(Records contained in a dataset)
= = = = = = =
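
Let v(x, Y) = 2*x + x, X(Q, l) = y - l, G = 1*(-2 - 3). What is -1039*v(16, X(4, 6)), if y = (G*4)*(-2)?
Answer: -49872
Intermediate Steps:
G = -5 (G = 1*(-5) = -5)
y = 40 (y = -5*4*(-2) = -20*(-2) = 40)
X(Q, l) = 40 - l
v(x, Y) = 3*x
-1039*v(16, X(4, 6)) = -3117*16 = -1039*48 = -49872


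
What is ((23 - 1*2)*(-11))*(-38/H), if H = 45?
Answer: 2926/15 ≈ 195.07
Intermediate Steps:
((23 - 1*2)*(-11))*(-38/H) = ((23 - 1*2)*(-11))*(-38/45) = ((23 - 2)*(-11))*(-38*1/45) = (21*(-11))*(-38/45) = -231*(-38/45) = 2926/15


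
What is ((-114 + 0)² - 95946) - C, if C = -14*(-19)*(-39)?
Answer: -72576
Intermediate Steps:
C = -10374 (C = 266*(-39) = -10374)
((-114 + 0)² - 95946) - C = ((-114 + 0)² - 95946) - 1*(-10374) = ((-114)² - 95946) + 10374 = (12996 - 95946) + 10374 = -82950 + 10374 = -72576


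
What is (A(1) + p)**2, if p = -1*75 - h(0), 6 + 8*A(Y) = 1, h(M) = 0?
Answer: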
= = = = = = =
_Aim of the exercise:_ Check each line of the data above for the string "What", and copy the ones that have it.

_Finished exercise:_
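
Let v(x, Y) = 2*x + x, X(Q, l) = y - l, G = 1*(-2 - 3). What is -1039*v(16, X(4, 6)), if y = (G*4)*(-2)?
What is ((23 - 1*2)*(-11))*(-38/H), if H = 45?
What is ((-114 + 0)² - 95946) - C, if C = -14*(-19)*(-39)?
What is (A(1) + p)**2, if p = -1*75 - h(0), 6 + 8*A(Y) = 1, h(M) = 0?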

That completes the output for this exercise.